--- Records for this task ---

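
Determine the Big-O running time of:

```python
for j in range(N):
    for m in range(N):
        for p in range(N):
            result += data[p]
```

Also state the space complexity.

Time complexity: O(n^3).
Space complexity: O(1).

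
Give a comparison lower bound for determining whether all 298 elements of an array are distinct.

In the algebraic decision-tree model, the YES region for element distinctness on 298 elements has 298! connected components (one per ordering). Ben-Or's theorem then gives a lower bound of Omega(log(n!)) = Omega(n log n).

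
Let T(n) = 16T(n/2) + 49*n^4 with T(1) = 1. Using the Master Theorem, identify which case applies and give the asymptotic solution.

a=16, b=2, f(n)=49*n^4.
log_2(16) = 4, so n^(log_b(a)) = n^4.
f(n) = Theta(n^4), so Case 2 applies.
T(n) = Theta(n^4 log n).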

---
--- Records for this task ---

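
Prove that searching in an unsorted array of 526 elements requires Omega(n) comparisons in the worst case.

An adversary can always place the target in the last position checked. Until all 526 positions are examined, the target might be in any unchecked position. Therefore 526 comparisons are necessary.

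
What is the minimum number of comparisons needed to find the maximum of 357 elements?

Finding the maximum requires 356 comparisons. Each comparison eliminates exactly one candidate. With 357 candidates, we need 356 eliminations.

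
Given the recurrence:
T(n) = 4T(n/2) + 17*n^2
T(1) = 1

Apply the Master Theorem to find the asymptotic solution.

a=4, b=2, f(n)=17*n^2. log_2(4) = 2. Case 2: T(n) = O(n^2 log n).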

---

Scan the entries for lines holding the string "range", then copy every one of them.

• _Problem solution_:
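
for j in range(N):
    for m in range(N):
        for p in range(N):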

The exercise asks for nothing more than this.